(Collected data entries)
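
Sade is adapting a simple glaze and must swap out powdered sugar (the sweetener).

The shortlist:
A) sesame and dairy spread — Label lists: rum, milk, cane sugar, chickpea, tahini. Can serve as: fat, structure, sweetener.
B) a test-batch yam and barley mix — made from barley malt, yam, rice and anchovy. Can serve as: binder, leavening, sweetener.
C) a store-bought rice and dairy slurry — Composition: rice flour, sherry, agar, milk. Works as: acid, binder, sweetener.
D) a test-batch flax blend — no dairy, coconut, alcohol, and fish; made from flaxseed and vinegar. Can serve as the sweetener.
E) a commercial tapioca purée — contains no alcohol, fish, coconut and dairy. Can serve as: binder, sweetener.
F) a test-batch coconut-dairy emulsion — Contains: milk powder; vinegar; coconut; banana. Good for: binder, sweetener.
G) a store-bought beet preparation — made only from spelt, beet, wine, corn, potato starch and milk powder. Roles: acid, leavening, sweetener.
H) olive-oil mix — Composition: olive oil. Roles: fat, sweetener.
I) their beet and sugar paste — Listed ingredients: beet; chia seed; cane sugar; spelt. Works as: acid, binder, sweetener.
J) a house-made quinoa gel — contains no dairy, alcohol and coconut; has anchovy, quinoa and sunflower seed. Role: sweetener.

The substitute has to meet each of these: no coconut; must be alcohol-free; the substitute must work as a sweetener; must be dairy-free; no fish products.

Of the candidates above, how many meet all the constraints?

A: has milk, so not dairy-free; has rum, so not alcohol-free — out
B: has anchovy, so not fish-free — out
C: has milk, so not dairy-free; has sherry, so not alcohol-free — reject
D: works as a sweetener, no dairy, no coconut — valid
E: works as a sweetener, no coconut, no fish — keep
F: has milk powder, so not dairy-free; has coconut, so not coconut-free — out
G: has milk powder, so not dairy-free; has wine, so not alcohol-free — out
H: only olive oil; none excluded — keep
I: all constraints satisfied — keep
J: has anchovy, so not fish-free — no

4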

**Work required:**
With "Composition" as the string to match, show every line of the entries above that has it.

**Finished exercise:**
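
C) a store-bought rice and dairy slurry — Composition: rice flour, sherry, agar, milk. Works as: acid, binder, sweetener.
H) olive-oil mix — Composition: olive oil. Roles: fat, sweetener.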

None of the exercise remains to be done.